_SUPPLIED RECORDS_

____________________

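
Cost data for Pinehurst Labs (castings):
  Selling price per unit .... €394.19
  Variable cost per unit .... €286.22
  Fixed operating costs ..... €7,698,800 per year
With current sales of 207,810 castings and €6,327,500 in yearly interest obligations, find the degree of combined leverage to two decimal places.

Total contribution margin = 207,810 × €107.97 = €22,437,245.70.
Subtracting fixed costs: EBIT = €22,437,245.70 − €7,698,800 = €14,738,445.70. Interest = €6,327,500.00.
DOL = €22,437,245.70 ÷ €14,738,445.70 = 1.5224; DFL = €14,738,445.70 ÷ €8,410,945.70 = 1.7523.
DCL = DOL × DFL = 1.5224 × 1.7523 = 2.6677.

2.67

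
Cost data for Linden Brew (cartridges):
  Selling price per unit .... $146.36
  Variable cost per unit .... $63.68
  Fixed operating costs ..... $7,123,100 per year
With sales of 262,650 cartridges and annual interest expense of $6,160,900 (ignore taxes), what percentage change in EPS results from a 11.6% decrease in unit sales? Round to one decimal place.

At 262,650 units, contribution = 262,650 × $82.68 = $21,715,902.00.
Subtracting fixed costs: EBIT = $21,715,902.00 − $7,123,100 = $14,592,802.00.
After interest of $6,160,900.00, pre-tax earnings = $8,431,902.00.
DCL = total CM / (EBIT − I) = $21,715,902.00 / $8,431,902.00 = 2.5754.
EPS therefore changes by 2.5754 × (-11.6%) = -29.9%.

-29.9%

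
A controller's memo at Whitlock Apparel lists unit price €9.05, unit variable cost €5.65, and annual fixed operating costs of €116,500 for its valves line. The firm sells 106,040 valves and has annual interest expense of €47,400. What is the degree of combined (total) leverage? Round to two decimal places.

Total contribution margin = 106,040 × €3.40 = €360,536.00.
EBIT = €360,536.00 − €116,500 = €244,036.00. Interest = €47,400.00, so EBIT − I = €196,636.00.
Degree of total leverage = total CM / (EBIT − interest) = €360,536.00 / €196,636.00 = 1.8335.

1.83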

____________________

_REQUIRED WORK_
The entries above, copied exactly, form the whole answer.

_TASK SOLUTION_
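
Cost data for Pinehurst Labs (castings):
  Selling price per unit .... €394.19
  Variable cost per unit .... €286.22
  Fixed operating costs ..... €7,698,800 per year
With current sales of 207,810 castings and €6,327,500 in yearly interest obligations, find the degree of combined leverage to two decimal places.

Total contribution margin = 207,810 × €107.97 = €22,437,245.70.
Subtracting fixed costs: EBIT = €22,437,245.70 − €7,698,800 = €14,738,445.70. Interest = €6,327,500.00.
DOL = €22,437,245.70 ÷ €14,738,445.70 = 1.5224; DFL = €14,738,445.70 ÷ €8,410,945.70 = 1.7523.
DCL = DOL × DFL = 1.5224 × 1.7523 = 2.6677.

2.67

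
Cost data for Linden Brew (cartridges):
  Selling price per unit .... $146.36
  Variable cost per unit .... $63.68
  Fixed operating costs ..... $7,123,100 per year
With sales of 262,650 cartridges and annual interest expense of $6,160,900 (ignore taxes), what percentage change in EPS results from a 11.6% decrease in unit sales? Round to one decimal place.

At 262,650 units, contribution = 262,650 × $82.68 = $21,715,902.00.
Subtracting fixed costs: EBIT = $21,715,902.00 − $7,123,100 = $14,592,802.00.
After interest of $6,160,900.00, pre-tax earnings = $8,431,902.00.
DCL = total CM / (EBIT − I) = $21,715,902.00 / $8,431,902.00 = 2.5754.
EPS therefore changes by 2.5754 × (-11.6%) = -29.9%.

-29.9%

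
A controller's memo at Whitlock Apparel lists unit price €9.05, unit variable cost €5.65, and annual fixed operating costs of €116,500 for its valves line. The firm sells 106,040 valves and has annual interest expense of €47,400. What is the degree of combined (total) leverage? Round to two decimal places.

Total contribution margin = 106,040 × €3.40 = €360,536.00.
EBIT = €360,536.00 − €116,500 = €244,036.00. Interest = €47,400.00, so EBIT − I = €196,636.00.
Degree of total leverage = total CM / (EBIT − interest) = €360,536.00 / €196,636.00 = 1.8335.

1.83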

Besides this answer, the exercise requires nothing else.